---- Excerpted records
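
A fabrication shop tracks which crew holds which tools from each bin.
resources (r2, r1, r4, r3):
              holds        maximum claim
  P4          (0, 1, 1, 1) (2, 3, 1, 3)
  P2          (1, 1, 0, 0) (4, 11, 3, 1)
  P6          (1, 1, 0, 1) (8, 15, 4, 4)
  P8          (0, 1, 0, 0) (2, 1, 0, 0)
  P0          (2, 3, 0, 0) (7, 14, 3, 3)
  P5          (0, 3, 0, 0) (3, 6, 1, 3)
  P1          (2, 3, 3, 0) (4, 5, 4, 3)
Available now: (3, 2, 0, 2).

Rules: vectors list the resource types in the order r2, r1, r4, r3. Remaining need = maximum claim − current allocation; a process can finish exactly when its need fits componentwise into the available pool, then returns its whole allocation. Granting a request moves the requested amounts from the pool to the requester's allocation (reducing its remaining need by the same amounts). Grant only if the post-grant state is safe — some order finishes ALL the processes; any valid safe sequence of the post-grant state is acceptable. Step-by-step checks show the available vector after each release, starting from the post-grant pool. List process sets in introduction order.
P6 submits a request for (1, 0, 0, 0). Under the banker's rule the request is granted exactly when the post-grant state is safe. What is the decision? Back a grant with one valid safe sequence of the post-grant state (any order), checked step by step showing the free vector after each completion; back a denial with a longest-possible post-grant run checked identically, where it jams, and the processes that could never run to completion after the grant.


GRANT: granting preserves safety; a valid post-grant sequence is P8, P4, P1, P5, P2, P0, P6.
Key observation: even at the reduced pool (2, 2, 0, 2), P8 fits immediately, so safety survives the grant.
Check on the post-grant state, step by step:
  pool = (2, 2, 0, 2)
  P8 needs (2, 0, 0, 0) <= (2, 2, 0, 2) -> finishes; pool += (0, 1, 0, 0) = (2, 3, 0, 2)
  P4 needs (2, 2, 0, 2) <= (2, 3, 0, 2) -> finishes; pool += (0, 1, 1, 1) = (2, 4, 1, 3)
  P1 needs (2, 2, 1, 3) <= (2, 4, 1, 3) -> finishes; pool += (2, 3, 3, 0) = (4, 7, 4, 3)
  P5 needs (3, 3, 1, 3) <= (4, 7, 4, 3) -> finishes; pool += (0, 3, 0, 0) = (4, 10, 4, 3)
  P2 needs (3, 10, 3, 1) <= (4, 10, 4, 3) -> finishes; pool += (1, 1, 0, 0) = (5, 11, 4, 3)
  P0 needs (5, 11, 3, 3) <= (5, 11, 4, 3) -> finishes; pool += (2, 3, 0, 0) = (7, 14, 4, 3)
  P6 needs (6, 14, 4, 3) <= (7, 14, 4, 3) -> finishes; pool += (2, 1, 0, 1) = (9, 15, 4, 4)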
--------
**To do:** Set down, exactly as written, each line of the data from its opening line through the one containing "Available now: (3, 2, 0, 2).". Output nothing more.

**Completed task:**
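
A fabrication shop tracks which crew holds which tools from each bin.
resources (r2, r1, r4, r3):
              holds        maximum claim
  P4          (0, 1, 1, 1) (2, 3, 1, 3)
  P2          (1, 1, 0, 0) (4, 11, 3, 1)
  P6          (1, 1, 0, 1) (8, 15, 4, 4)
  P8          (0, 1, 0, 0) (2, 1, 0, 0)
  P0          (2, 3, 0, 0) (7, 14, 3, 3)
  P5          (0, 3, 0, 0) (3, 6, 1, 3)
  P1          (2, 3, 3, 0) (4, 5, 4, 3)
Available now: (3, 2, 0, 2).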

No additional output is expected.